[WHAT IS NEEDED] The entries below contain a stretch that opens with the line containing "Answer: 1600" and closes with the line containing "Answer: 160380032972/2527111125 ≈ 63.464"; set down that stretch exactly, both ends included, and nothing else.

[DATA TO USE]
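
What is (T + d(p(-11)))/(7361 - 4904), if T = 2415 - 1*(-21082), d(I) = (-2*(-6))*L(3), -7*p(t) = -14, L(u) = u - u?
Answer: 23497/2457 ≈ 9.5633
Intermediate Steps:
L(u) = 0
p(t) = 2 (p(t) = -⅐*(-14) = 2)
d(I) = 0 (d(I) = -2*(-6)*0 = 12*0 = 0)
T = 23497 (T = 2415 + 21082 = 23497)
(T + d(p(-11)))/(7361 - 4904) = (23497 + 0)/(7361 - 4904) = 23497/2457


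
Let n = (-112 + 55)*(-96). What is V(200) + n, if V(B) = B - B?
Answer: 5472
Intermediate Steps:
V(B) = 0
n = 5472 (n = -57*(-96) = 5472)
V(200) + n = 0 + 5472 = 5472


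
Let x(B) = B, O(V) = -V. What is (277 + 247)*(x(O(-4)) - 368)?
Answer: -190736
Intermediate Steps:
(277 + 247)*(x(O(-4)) - 368) = (277 + 247)*(-1*(-4) - 368) = 524*(4 - 368) = 524*(-364) = -190736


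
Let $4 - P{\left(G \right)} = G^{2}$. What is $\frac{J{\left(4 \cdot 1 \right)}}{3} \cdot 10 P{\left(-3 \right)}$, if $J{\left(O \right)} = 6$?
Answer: $-100$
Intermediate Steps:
$P{\left(G \right)} = 4 - G^{2}$
$\frac{J{\left(4 \cdot 1 \right)}}{3} \cdot 10 P{\left(-3 \right)} = \frac{6}{3} \cdot 10 \left(4 - \left(-3\right)^{2}\right) = 6 \cdot \frac{1}{3} \cdot 10 \left(4 - 9\right) = 2 \cdot 10 \left(4 - 9\right) = 20 \left(-5\right) = -100$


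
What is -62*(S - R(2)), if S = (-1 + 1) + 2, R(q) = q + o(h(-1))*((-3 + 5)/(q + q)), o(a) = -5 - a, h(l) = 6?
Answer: -341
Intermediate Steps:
R(q) = q - 11/q (R(q) = q + (-5 - 1*6)*((-3 + 5)/(q + q)) = q + (-5 - 6)*(2/((2*q))) = q - 22*1/(2*q) = q - 11/q)
S = 2 (S = 0 + 2 = 2)
-62*(S - R(2)) = -62*(2 - (2 - 11/2)) = -62*(2 - 1*(-7/2)) = -62*(2 + 7/2) = -62*11/2 = -341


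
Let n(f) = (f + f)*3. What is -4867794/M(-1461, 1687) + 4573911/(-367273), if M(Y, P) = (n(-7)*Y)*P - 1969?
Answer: -475259522556237/38018530867925 ≈ -12.501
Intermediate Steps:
n(f) = 6*f (n(f) = (2*f)*3 = 6*f)
M(Y, P) = -1969 - 42*P*Y (M(Y, P) = ((6*(-7))*Y)*P - 1969 = (-42*Y)*P - 1969 = -42*P*Y - 1969 = -1969 - 42*P*Y)
-4867794/M(-1461, 1687) + 4573911/(-367273) = -4867794/(-1969 - 42*1687*(-1461)) + 4573911/(-367273) = -4867794/(-1969 + 103517694) + 4573911*(-1/367273) = -4867794/103515725 - 4573911/367273 = -475259522556237/38018530867925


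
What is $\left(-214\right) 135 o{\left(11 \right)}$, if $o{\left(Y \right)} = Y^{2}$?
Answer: $-3495690$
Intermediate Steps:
$\left(-214\right) 135 o{\left(11 \right)} = \left(-214\right) 135 \cdot 11^{2} = \left(-28890\right) 121 = -3495690$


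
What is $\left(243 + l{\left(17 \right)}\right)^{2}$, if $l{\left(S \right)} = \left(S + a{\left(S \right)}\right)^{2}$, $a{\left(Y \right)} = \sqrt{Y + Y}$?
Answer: $359660 + 38488 \sqrt{34} \approx 5.8408 \cdot 10^{5}$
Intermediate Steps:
$a{\left(Y \right)} = \sqrt{2} \sqrt{Y}$ ($a{\left(Y \right)} = \sqrt{2 Y} = \sqrt{2} \sqrt{Y}$)
$l{\left(S \right)} = \left(S + \sqrt{2} \sqrt{S}\right)^{2}$
$\left(243 + l{\left(17 \right)}\right)^{2} = \left(243 + \left(17 + \sqrt{2} \sqrt{17}\right)^{2}\right)^{2} = \left(243 + \left(17 + \sqrt{34}\right)^{2}\right)^{2}$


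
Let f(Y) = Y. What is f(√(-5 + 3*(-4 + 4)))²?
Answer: -5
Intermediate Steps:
f(√(-5 + 3*(-4 + 4)))² = (√(-5 + 3*(-4 + 4)))² = (√(-5 + 3*0))² = (√(-5 + 0))² = (√(-5))² = (I*√5)² = -5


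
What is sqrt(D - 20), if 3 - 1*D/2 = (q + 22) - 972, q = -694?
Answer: sqrt(3274) ≈ 57.219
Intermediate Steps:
D = 3294 (D = 6 - 2*((-694 + 22) - 972) = 6 - 2*(-672 - 972) = 6 - 2*(-1644) = 6 + 3288 = 3294)
sqrt(D - 20) = sqrt(3294 - 20) = sqrt(3274)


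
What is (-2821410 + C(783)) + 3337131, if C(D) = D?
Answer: 516504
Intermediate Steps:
(-2821410 + C(783)) + 3337131 = (-2821410 + 783) + 3337131 = -2820627 + 3337131 = 516504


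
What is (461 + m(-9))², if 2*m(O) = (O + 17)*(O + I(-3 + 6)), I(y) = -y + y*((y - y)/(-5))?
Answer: 170569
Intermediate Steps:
I(y) = -y (I(y) = -y + y*(0*(-⅕)) = -y + y*0 = -y + 0 = -y)
m(O) = (-3 + O)*(17 + O)/2 (m(O) = ((O + 17)*(O - (-3 + 6)))/2 = ((17 + O)*(O - 1*3))/2 = ((17 + O)*(O - 3))/2 = ((17 + O)*(-3 + O))/2 = ((-3 + O)*(17 + O))/2 = (-3 + O)*(17 + O)/2)
(461 + m(-9))² = (461 + (-51/2 + (½)*(-9)² + 7*(-9)))² = (461 + (-51/2 + (½)*81 - 63))² = (461 + (-51/2 + 81/2 - 63))² = (461 - 48)² = 413² = 170569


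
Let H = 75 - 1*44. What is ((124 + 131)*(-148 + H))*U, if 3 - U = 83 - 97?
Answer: -507195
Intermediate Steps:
H = 31 (H = 75 - 44 = 31)
U = 17 (U = 3 - (83 - 97) = 3 - 1*(-14) = 3 + 14 = 17)
((124 + 131)*(-148 + H))*U = ((124 + 131)*(-148 + 31))*17 = (255*(-117))*17 = -29835*17 = -507195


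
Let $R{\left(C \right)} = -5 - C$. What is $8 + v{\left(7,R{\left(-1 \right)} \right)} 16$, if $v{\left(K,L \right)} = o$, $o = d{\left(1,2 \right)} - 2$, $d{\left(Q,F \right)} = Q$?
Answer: $-8$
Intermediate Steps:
$o = -1$ ($o = 1 - 2 = -1$)
$v{\left(K,L \right)} = -1$
$8 + v{\left(7,R{\left(-1 \right)} \right)} 16 = 8 - 16 = -8$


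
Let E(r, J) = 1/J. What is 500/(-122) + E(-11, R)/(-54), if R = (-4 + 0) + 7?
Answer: -40561/9882 ≈ -4.1045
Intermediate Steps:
R = 3 (R = -4 + 7 = 3)
500/(-122) + E(-11, R)/(-54) = 500/(-122) + 1/(3*(-54)) = 500*(-1/122) + (⅓)*(-1/54) = -250/61 - 1/162 = -40561/9882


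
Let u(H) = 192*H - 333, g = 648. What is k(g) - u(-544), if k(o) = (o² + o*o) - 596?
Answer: 943993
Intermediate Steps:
u(H) = -333 + 192*H
k(o) = -596 + 2*o² (k(o) = (o² + o²) - 596 = 2*o² - 596 = -596 + 2*o²)
k(g) - u(-544) = (-596 + 2*648²) - (-333 + 192*(-544)) = (-596 + 2*419904) - (-333 - 104448) = (-596 + 839808) - 1*(-104781) = 839212 + 104781 = 943993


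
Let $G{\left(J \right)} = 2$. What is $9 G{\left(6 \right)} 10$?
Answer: $180$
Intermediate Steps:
$9 G{\left(6 \right)} 10 = 9 \cdot 2 \cdot 10 = 18 \cdot 10 = 180$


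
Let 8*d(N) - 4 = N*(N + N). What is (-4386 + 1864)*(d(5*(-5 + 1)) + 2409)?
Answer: -6328959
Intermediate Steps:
d(N) = 1/2 + N**2/4 (d(N) = 1/2 + (N*(N + N))/8 = 1/2 + (N*(2*N))/8 = 1/2 + (2*N**2)/8 = 1/2 + N**2/4)
(-4386 + 1864)*(d(5*(-5 + 1)) + 2409) = (-4386 + 1864)*((1/2 + (5*(-5 + 1))**2/4) + 2409) = -2522*((1/2 + (5*(-4))**2/4) + 2409) = -2522*((1/2 + (1/4)*(-20)**2) + 2409) = -2522*((1/2 + (1/4)*400) + 2409) = -2522*((1/2 + 100) + 2409) = -2522*(201/2 + 2409) = -2522*5019/2 = -6328959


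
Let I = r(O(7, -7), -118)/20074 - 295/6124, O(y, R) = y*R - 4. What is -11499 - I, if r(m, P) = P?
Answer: -706800973181/61466588 ≈ -11499.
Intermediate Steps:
O(y, R) = -4 + R*y (O(y, R) = R*y - 4 = -4 + R*y)
I = -3322231/61466588 (I = -118/20074 - 295/6124 = -118*1/20074 - 295*1/6124 = -59/10037 - 295/6124 = -3322231/61466588 ≈ -0.054049)
-11499 - I = -11499 - 1*(-3322231/61466588) = -11499 + 3322231/61466588 = -706800973181/61466588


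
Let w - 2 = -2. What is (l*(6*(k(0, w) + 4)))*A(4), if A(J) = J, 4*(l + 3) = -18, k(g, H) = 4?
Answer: -1440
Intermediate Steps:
w = 0 (w = 2 - 2 = 0)
l = -15/2 (l = -3 + (¼)*(-18) = -3 - 9/2 = -15/2 ≈ -7.5000)
(l*(6*(k(0, w) + 4)))*A(4) = -45*(4 + 4)*4 = -45*8*4 = -15/2*48*4 = -360*4 = -1440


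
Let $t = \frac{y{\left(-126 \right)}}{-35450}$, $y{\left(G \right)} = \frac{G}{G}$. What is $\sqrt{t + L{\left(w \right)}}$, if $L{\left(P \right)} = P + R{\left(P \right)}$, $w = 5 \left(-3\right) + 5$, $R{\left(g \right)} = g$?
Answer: $\frac{i \sqrt{1005363418}}{7090} \approx 4.4721 i$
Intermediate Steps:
$y{\left(G \right)} = 1$
$w = -10$ ($w = -15 + 5 = -10$)
$t = - \frac{1}{35450}$ ($t = 1 \frac{1}{-35450} = 1 \left(- \frac{1}{35450}\right) = - \frac{1}{35450} \approx -2.8209 \cdot 10^{-5}$)
$L{\left(P \right)} = 2 P$ ($L{\left(P \right)} = P + P = 2 P$)
$\sqrt{t + L{\left(w \right)}} = \sqrt{- \frac{1}{35450} + 2 \left(-10\right)} = \sqrt{- \frac{1}{35450} - 20} = \sqrt{- \frac{709001}{35450}} = \frac{i \sqrt{1005363418}}{7090}$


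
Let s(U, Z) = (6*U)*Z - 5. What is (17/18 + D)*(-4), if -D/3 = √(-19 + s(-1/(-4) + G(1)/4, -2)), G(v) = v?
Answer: -34/9 + 12*I*√30 ≈ -3.7778 + 65.727*I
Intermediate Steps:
s(U, Z) = -5 + 6*U*Z (s(U, Z) = 6*U*Z - 5 = -5 + 6*U*Z)
D = -3*I*√30 (D = -3*√(-19 + (-5 + 6*(-1/(-4) + 1/4)*(-2))) = -3*√(-19 + (-5 + 6*(-1*(-¼) + 1*(¼))*(-2))) = -3*√(-19 + (-5 + 6*(¼ + ¼)*(-2))) = -3*√(-19 + (-5 + 6*(½)*(-2))) = -3*√(-19 + (-5 - 6)) = -3*√(-19 - 11) = -3*I*√30 ≈ -16.432*I)
(17/18 + D)*(-4) = (17/18 - 3*I*√30)*(-4) = -34/9 + 12*I*√30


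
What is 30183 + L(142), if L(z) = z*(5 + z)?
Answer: 51057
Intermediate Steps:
30183 + L(142) = 30183 + 142*(5 + 142) = 30183 + 142*147 = 30183 + 20874 = 51057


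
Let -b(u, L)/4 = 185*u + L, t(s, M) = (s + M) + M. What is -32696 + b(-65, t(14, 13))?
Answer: 15244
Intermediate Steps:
t(s, M) = s + 2*M (t(s, M) = (M + s) + M = s + 2*M)
b(u, L) = -740*u - 4*L (b(u, L) = -4*(185*u + L) = -4*(L + 185*u) = -740*u - 4*L)
-32696 + b(-65, t(14, 13)) = -32696 + (-740*(-65) - 4*(14 + 2*13)) = -32696 + (48100 - 4*(14 + 26)) = -32696 + (48100 - 4*40) = -32696 + (48100 - 160) = -32696 + 47940 = 15244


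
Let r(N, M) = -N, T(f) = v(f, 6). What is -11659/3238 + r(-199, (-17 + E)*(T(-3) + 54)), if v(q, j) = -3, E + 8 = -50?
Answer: 632703/3238 ≈ 195.40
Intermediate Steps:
E = -58 (E = -8 - 50 = -58)
T(f) = -3
-11659/3238 + r(-199, (-17 + E)*(T(-3) + 54)) = -11659/3238 - 1*(-199) = -11659*1/3238 + 199 = -11659/3238 + 199 = 632703/3238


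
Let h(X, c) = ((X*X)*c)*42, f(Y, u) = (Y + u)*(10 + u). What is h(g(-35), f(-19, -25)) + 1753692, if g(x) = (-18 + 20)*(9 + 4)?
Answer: 20492412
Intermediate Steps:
f(Y, u) = (10 + u)*(Y + u)
g(x) = 26 (g(x) = 2*13 = 26)
h(X, c) = 42*c*X² (h(X, c) = (X²*c)*42 = (c*X²)*42 = 42*c*X²)
h(g(-35), f(-19, -25)) + 1753692 = 42*((-25)² + 10*(-19) + 10*(-25) - 19*(-25))*26² + 1753692 = 42*(625 - 190 - 250 + 475)*676 + 1753692 = 42*660*676 + 1753692 = 18738720 + 1753692 = 20492412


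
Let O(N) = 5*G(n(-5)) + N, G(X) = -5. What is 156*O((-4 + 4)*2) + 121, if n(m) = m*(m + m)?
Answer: -3779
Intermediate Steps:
n(m) = 2*m² (n(m) = m*(2*m) = 2*m²)
O(N) = -25 + N (O(N) = 5*(-5) + N = -25 + N)
156*O((-4 + 4)*2) + 121 = 156*(-25 + (-4 + 4)*2) + 121 = 156*(-25 + 0*2) + 121 = 156*(-25 + 0) + 121 = 156*(-25) + 121 = -3900 + 121 = -3779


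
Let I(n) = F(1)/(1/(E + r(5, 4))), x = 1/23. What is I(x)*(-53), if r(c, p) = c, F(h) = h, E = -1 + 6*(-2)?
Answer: 424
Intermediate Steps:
E = -13 (E = -1 - 12 = -13)
x = 1/23 ≈ 0.043478
I(n) = -8 (I(n) = 1/1/(-13 + 5) = 1/1/(-8) = 1/(-⅛) = 1*(-8) = -8)
I(x)*(-53) = -8*(-53) = 424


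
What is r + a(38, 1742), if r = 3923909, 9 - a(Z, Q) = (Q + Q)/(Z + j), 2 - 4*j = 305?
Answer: 592525554/151 ≈ 3.9240e+6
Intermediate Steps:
j = -303/4 (j = ½ - ¼*305 = ½ - 305/4 = -303/4 ≈ -75.750)
a(Z, Q) = 9 - 2*Q/(-303/4 + Z) (a(Z, Q) = 9 - (Q + Q)/(Z - 303/4) = 9 - 2*Q/(-303/4 + Z))
r + a(38, 1742) = 3923909 + (-2727 - 8*1742 + 36*38)/(-303 + 4*38) = 3923909 + (-2727 - 13936 + 1368)/(-303 + 152) = 3923909 - 15295/(-151) = 3923909 - 1/151*(-15295) = 3923909 + 15295/151 = 592525554/151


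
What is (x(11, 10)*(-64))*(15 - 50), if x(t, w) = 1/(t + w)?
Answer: 320/3 ≈ 106.67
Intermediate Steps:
(x(11, 10)*(-64))*(15 - 50) = (-64/(11 + 10))*(15 - 50) = (-64/21)*(-35) = ((1/21)*(-64))*(-35) = -64/21*(-35) = 320/3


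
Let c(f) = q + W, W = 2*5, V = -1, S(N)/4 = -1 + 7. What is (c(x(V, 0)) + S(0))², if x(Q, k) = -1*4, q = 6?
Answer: 1600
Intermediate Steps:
S(N) = 24 (S(N) = 4*(-1 + 7) = 4*6 = 24)
W = 10
x(Q, k) = -4
c(f) = 16 (c(f) = 6 + 10 = 16)
(c(x(V, 0)) + S(0))² = (16 + 24)² = 40² = 1600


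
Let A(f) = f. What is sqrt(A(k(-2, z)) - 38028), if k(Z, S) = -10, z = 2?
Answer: I*sqrt(38038) ≈ 195.03*I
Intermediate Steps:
sqrt(A(k(-2, z)) - 38028) = sqrt(-10 - 38028) = sqrt(-38038) = I*sqrt(38038)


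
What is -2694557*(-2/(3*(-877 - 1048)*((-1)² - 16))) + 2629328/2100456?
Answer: 160380032972/2527111125 ≈ 63.464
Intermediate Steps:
-2694557*(-2/(3*(-877 - 1048)*((-1)² - 16))) + 2629328/2100456 = -2694557*2/(5775*(1 - 16)) + 2629328*(1/2100456) = -2694557/((-(-28875)*(-3)/2)) + 328666/262557 = -2694557/((-1925*45/2)) + 328666/262557 = -2694557/(-86625/2) + 328666/262557 = -2694557*(-2/86625) + 328666/262557 = 5389114/86625 + 328666/262557 = 160380032972/2527111125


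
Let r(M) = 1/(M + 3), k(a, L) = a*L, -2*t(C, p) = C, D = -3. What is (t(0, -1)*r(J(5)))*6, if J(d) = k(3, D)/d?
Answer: 0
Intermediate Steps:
t(C, p) = -C/2
k(a, L) = L*a
J(d) = -9/d (J(d) = (-3*3)/d = -9/d)
r(M) = 1/(3 + M)
(t(0, -1)*r(J(5)))*6 = ((-1/2*0)/(3 - 9/5))*6 = (0/(3 - 9*1/5))*6 = (0/(3 - 9/5))*6 = (0/(6/5))*6 = (0*(5/6))*6 = 0*6 = 0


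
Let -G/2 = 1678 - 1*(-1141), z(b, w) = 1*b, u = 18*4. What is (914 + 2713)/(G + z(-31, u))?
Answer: -3627/5669 ≈ -0.63980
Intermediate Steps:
u = 72
z(b, w) = b
G = -5638 (G = -2*(1678 - 1*(-1141)) = -2*(1678 + 1141) = -2*2819 = -5638)
(914 + 2713)/(G + z(-31, u)) = (914 + 2713)/(-5638 - 31) = 3627/(-5669) = 3627*(-1/5669) = -3627/5669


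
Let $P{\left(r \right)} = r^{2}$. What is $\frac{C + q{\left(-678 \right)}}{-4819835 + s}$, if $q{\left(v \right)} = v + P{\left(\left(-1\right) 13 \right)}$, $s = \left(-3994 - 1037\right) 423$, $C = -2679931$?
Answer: $\frac{95730}{248141} \approx 0.38579$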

[EXERCISE RESPONSE]
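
Answer: 1600
Intermediate Steps:
S(N) = 24 (S(N) = 4*(-1 + 7) = 4*6 = 24)
W = 10
x(Q, k) = -4
c(f) = 16 (c(f) = 6 + 10 = 16)
(c(x(V, 0)) + S(0))² = (16 + 24)² = 40² = 1600


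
Let A(f) = f. What is sqrt(A(k(-2, z)) - 38028), if k(Z, S) = -10, z = 2?
Answer: I*sqrt(38038) ≈ 195.03*I
Intermediate Steps:
sqrt(A(k(-2, z)) - 38028) = sqrt(-10 - 38028) = sqrt(-38038) = I*sqrt(38038)


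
What is -2694557*(-2/(3*(-877 - 1048)*((-1)² - 16))) + 2629328/2100456?
Answer: 160380032972/2527111125 ≈ 63.464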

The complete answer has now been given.